*TASK TO COMPLETE*
Beginning at the line that holds "Consider the system u' = -2u + 16v, v'", copy the material below exactly through its last line.
******
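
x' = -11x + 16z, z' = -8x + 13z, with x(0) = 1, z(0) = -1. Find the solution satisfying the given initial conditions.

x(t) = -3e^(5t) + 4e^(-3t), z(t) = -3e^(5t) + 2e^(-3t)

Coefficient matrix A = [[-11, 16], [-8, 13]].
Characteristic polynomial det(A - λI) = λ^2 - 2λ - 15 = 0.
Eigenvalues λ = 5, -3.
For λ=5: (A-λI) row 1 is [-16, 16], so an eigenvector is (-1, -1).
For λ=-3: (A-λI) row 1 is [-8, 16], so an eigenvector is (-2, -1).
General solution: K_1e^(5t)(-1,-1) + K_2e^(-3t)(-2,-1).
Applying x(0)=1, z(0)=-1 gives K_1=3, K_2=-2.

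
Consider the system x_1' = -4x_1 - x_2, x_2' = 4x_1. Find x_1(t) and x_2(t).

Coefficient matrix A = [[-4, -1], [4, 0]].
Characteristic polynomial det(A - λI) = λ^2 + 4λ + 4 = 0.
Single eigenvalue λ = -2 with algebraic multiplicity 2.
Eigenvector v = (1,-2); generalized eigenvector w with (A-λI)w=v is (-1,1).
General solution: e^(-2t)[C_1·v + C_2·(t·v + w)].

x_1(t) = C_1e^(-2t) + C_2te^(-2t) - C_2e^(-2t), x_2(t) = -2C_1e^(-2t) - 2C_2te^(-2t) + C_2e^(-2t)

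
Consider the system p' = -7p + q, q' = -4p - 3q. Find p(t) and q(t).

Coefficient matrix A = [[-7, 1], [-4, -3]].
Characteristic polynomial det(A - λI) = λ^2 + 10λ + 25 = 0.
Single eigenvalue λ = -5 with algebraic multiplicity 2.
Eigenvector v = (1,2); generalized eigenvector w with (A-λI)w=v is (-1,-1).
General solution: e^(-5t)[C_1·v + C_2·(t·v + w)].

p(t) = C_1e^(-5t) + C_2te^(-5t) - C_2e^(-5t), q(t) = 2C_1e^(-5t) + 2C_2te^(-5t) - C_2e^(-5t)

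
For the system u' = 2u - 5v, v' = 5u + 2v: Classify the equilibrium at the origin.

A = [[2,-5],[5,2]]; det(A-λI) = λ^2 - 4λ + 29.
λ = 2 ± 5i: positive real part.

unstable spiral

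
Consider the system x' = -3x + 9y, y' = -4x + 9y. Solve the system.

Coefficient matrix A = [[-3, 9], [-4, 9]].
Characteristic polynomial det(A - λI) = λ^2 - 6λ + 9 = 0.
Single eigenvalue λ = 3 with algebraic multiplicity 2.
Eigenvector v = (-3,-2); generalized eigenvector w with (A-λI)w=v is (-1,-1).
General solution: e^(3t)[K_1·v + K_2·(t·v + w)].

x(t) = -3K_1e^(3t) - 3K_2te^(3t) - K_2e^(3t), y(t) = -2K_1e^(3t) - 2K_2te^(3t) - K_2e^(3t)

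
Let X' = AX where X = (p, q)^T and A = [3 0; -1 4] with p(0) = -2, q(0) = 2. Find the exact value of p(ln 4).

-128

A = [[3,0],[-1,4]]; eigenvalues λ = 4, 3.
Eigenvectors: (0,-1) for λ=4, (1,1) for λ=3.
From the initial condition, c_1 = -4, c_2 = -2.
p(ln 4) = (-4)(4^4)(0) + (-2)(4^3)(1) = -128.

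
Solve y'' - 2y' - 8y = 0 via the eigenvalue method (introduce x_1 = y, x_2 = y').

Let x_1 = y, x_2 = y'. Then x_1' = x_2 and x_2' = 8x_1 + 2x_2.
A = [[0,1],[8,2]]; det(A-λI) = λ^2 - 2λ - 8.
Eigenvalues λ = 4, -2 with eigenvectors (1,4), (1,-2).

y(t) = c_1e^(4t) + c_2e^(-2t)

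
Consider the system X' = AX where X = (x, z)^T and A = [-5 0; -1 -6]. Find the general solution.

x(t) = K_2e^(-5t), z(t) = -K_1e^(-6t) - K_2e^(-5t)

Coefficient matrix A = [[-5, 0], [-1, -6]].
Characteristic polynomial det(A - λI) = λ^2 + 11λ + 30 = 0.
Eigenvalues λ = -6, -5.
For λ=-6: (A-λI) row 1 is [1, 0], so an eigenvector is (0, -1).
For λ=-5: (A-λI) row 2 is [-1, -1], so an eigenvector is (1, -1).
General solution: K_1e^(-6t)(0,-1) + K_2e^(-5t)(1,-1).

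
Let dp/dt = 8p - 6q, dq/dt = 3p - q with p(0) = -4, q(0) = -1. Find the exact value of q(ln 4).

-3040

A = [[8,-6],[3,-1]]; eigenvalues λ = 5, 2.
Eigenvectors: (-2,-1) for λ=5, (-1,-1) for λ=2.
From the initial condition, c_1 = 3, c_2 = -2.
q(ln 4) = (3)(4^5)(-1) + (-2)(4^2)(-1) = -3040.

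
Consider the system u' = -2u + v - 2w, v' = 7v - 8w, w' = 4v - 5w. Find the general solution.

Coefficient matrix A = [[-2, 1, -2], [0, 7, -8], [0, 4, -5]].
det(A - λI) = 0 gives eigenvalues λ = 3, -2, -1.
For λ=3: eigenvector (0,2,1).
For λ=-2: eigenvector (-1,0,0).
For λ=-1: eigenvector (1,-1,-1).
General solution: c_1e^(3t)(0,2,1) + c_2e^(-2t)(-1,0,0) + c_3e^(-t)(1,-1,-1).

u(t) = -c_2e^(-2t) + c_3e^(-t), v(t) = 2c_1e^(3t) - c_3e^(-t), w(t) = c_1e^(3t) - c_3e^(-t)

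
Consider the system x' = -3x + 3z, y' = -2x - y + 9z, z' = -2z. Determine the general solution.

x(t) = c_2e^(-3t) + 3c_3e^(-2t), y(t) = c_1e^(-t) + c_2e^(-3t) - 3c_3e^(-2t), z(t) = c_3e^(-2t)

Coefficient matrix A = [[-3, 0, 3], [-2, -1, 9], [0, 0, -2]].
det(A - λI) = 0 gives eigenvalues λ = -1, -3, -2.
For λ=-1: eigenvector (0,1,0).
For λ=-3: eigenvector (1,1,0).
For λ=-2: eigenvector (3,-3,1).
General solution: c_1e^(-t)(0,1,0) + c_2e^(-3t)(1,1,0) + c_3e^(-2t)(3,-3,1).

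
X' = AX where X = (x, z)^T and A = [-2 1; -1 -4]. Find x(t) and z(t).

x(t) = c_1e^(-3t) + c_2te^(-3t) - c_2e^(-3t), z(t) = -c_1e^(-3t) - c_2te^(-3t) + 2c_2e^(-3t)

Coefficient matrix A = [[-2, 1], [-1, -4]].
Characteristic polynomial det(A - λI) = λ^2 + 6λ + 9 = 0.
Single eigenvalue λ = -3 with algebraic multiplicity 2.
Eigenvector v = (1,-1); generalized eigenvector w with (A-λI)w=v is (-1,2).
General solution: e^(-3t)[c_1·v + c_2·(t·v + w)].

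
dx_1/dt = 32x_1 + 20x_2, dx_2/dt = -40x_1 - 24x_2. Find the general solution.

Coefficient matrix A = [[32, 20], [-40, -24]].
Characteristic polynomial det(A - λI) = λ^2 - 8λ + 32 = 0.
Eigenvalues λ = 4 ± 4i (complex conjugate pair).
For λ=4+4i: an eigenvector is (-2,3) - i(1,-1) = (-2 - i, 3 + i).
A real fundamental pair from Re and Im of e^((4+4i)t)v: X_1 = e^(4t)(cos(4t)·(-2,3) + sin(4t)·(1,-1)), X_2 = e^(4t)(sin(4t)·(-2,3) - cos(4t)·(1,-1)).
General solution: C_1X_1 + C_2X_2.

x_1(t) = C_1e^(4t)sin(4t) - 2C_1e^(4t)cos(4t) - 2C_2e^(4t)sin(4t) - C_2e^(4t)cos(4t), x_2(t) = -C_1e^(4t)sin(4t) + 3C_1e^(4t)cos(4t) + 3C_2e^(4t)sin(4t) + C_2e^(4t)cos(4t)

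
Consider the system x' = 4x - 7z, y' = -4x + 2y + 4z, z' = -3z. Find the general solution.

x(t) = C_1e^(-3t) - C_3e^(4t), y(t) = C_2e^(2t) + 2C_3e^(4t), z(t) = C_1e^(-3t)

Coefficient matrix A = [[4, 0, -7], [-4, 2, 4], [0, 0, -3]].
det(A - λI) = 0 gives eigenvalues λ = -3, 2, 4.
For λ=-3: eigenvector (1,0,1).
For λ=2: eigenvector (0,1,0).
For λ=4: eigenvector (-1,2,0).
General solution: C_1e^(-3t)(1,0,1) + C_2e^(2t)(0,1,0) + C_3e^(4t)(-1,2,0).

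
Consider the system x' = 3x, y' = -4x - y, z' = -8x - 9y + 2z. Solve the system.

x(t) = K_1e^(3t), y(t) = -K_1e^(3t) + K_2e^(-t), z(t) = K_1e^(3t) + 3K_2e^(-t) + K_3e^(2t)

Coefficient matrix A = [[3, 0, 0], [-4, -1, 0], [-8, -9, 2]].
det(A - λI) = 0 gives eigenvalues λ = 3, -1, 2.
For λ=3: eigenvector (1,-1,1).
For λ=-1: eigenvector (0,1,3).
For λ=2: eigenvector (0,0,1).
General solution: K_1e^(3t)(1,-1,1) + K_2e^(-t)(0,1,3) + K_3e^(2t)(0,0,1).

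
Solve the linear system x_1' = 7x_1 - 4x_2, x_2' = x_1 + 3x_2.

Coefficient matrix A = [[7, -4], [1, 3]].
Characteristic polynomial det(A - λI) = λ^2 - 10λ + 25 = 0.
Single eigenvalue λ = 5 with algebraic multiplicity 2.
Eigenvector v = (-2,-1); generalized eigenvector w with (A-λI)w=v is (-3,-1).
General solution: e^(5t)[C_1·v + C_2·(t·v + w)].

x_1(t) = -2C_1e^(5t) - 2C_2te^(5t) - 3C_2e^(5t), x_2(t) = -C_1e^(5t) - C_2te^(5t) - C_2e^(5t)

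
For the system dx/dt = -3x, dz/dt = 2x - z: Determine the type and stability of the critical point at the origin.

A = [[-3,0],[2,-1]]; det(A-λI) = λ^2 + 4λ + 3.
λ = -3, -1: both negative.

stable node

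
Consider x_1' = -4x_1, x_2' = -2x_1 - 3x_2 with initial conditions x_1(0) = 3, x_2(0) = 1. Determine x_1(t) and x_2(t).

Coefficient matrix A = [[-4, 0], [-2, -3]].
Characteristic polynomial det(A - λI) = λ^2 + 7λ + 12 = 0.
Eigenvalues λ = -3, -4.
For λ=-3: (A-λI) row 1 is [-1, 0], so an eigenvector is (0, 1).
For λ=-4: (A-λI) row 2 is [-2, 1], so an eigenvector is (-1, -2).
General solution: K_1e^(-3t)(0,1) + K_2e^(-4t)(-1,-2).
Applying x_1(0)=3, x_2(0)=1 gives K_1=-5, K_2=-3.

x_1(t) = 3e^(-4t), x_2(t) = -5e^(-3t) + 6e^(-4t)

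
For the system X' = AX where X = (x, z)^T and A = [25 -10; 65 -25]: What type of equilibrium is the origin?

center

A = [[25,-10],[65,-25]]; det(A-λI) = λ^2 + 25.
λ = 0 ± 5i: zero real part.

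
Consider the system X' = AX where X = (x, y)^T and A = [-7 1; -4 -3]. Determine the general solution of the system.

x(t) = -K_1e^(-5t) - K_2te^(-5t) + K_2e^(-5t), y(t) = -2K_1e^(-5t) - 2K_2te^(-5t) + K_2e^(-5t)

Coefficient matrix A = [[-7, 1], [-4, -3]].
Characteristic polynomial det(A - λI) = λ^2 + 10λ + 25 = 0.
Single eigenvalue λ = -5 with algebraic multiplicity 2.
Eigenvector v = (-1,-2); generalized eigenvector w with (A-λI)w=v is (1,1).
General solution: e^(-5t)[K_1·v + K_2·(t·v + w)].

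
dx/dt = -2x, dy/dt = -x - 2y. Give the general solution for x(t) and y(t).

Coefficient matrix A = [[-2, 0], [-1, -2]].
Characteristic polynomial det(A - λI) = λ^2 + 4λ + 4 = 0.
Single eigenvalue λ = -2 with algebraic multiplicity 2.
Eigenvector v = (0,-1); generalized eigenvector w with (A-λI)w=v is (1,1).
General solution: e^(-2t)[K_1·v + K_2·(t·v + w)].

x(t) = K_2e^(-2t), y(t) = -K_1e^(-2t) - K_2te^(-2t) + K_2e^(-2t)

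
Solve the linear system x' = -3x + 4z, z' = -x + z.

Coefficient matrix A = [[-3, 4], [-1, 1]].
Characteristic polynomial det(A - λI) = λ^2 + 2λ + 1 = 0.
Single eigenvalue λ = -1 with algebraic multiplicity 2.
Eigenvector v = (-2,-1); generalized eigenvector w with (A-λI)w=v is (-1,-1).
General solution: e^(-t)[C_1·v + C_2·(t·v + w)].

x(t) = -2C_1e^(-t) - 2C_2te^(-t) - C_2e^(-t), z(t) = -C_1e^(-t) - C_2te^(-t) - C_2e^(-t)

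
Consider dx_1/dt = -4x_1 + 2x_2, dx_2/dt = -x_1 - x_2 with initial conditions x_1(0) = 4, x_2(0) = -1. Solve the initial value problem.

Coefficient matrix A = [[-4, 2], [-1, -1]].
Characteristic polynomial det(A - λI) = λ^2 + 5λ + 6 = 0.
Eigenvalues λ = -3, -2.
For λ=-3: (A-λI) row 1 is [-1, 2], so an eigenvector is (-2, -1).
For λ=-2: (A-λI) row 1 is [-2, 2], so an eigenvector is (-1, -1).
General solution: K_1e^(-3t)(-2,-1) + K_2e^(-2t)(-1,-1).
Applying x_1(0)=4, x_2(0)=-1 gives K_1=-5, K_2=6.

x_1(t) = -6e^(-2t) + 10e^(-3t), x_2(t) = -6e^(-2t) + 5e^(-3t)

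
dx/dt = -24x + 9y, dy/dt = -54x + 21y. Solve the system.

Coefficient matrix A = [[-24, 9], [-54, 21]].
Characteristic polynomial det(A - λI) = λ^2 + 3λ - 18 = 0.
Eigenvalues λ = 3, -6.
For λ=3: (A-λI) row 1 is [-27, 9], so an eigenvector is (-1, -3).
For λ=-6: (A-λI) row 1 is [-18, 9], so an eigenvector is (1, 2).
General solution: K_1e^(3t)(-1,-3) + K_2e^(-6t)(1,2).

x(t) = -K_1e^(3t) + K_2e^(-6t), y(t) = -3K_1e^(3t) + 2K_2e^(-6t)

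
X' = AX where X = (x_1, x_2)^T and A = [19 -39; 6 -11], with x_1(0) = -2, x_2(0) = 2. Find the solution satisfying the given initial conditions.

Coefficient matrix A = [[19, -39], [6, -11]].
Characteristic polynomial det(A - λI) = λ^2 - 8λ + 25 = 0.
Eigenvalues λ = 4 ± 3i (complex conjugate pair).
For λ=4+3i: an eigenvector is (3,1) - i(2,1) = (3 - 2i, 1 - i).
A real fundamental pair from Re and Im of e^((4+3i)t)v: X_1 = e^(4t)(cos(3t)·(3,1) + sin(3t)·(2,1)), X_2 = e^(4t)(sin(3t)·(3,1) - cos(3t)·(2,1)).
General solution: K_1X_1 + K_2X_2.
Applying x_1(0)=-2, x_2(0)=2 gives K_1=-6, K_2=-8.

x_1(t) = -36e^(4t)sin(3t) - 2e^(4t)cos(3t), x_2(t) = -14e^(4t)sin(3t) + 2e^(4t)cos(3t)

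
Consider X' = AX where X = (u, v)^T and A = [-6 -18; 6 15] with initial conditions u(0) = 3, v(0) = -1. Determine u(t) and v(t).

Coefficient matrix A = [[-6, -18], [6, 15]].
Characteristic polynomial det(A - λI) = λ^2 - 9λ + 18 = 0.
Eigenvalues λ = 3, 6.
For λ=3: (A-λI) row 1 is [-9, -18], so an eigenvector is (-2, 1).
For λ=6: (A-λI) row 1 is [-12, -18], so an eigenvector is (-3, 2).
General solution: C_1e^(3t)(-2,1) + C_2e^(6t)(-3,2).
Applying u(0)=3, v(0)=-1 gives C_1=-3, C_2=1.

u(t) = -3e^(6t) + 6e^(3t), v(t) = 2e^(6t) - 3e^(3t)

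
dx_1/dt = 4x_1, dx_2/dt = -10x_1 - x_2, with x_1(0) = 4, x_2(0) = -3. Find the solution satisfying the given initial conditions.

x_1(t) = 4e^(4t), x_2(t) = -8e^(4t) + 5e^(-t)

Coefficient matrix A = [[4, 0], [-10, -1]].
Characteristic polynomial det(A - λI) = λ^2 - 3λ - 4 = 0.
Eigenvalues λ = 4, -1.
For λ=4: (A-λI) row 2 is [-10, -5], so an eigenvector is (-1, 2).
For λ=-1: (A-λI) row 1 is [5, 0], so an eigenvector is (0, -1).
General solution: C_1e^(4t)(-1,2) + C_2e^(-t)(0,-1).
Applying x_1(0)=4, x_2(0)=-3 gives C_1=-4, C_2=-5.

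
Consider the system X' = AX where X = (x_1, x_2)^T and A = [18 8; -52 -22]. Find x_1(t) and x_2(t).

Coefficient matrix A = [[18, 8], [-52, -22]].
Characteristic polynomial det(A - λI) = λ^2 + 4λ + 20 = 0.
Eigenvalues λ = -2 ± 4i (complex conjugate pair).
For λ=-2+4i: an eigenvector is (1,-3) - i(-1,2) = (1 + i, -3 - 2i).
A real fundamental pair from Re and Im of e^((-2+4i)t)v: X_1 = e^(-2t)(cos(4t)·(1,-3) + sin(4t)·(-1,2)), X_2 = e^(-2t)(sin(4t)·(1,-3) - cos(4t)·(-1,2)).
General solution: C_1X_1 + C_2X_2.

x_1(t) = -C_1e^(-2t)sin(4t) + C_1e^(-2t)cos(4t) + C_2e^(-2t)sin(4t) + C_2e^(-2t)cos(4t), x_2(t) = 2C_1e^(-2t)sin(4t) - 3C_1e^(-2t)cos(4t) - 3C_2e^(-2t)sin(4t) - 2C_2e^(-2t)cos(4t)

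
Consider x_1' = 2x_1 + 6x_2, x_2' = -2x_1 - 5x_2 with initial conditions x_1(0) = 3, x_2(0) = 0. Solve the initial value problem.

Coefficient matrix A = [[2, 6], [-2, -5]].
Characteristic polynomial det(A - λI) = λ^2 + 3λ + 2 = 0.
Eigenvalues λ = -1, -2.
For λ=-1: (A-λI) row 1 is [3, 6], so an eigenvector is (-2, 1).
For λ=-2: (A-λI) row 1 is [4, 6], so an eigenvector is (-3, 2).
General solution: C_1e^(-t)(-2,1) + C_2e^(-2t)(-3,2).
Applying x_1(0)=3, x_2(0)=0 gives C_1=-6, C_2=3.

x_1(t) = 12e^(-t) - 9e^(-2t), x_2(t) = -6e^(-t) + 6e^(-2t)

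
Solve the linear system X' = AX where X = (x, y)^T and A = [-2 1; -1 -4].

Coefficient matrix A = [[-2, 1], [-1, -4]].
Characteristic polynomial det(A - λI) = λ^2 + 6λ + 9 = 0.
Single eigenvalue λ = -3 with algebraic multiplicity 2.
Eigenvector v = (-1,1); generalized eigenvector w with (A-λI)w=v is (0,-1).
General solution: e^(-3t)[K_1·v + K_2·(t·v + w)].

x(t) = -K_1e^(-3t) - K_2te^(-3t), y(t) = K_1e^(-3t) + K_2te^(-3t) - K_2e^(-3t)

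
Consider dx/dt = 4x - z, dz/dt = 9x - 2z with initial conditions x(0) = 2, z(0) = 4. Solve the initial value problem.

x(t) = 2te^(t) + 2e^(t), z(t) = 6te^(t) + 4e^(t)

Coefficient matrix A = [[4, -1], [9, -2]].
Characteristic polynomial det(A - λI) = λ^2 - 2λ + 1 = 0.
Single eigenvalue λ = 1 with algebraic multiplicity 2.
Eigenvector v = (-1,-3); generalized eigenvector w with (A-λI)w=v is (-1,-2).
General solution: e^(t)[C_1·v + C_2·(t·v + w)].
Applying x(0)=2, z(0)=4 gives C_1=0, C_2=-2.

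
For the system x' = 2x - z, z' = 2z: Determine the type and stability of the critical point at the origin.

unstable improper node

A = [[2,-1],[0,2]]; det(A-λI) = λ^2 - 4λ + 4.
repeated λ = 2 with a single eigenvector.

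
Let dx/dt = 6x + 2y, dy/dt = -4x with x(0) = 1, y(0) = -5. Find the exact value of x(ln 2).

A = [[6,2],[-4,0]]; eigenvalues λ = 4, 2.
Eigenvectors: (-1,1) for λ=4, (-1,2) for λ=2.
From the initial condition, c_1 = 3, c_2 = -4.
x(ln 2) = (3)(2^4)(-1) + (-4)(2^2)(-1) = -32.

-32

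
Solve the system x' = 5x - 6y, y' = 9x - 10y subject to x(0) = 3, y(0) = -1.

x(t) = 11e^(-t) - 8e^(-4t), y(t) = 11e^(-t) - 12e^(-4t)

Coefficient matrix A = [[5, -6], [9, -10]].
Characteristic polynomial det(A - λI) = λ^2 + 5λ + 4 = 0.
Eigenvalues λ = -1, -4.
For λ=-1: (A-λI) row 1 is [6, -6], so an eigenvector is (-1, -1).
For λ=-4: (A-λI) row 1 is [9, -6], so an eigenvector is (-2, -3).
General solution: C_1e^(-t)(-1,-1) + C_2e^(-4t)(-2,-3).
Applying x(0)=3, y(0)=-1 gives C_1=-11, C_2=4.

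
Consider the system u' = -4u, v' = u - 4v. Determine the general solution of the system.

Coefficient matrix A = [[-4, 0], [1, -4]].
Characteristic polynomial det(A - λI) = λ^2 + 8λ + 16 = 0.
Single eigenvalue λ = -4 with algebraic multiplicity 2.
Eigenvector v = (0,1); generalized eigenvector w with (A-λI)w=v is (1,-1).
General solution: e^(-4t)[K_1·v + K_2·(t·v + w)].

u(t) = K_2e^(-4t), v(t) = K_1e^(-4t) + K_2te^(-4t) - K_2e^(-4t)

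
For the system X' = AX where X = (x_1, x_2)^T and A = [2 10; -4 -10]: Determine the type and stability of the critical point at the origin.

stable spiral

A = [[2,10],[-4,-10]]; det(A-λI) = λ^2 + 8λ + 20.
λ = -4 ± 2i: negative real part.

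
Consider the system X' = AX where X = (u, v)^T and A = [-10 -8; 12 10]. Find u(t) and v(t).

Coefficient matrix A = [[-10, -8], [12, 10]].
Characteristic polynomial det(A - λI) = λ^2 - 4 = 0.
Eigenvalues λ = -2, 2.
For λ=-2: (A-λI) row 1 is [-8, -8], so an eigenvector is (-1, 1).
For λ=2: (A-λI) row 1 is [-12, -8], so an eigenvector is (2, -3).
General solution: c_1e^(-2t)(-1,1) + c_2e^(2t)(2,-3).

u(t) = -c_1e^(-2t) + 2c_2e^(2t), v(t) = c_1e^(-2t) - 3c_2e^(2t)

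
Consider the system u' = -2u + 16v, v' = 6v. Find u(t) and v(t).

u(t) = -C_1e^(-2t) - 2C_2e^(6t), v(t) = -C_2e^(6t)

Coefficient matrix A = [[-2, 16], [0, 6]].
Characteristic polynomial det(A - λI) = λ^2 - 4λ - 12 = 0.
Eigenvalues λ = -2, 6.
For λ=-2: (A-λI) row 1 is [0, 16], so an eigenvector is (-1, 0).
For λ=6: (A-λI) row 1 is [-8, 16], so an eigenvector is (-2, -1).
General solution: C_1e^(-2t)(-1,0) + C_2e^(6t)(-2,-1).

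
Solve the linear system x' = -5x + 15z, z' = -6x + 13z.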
******
*YOUR SOLUTION*
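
Consider the system u' = -2u + 16v, v' = 6v. Find u(t) and v(t).

u(t) = -C_1e^(-2t) - 2C_2e^(6t), v(t) = -C_2e^(6t)

Coefficient matrix A = [[-2, 16], [0, 6]].
Characteristic polynomial det(A - λI) = λ^2 - 4λ - 12 = 0.
Eigenvalues λ = -2, 6.
For λ=-2: (A-λI) row 1 is [0, 16], so an eigenvector is (-1, 0).
For λ=6: (A-λI) row 1 is [-8, 16], so an eigenvector is (-2, -1).
General solution: C_1e^(-2t)(-1,0) + C_2e^(6t)(-2,-1).

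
Solve the linear system x' = -5x + 15z, z' = -6x + 13z.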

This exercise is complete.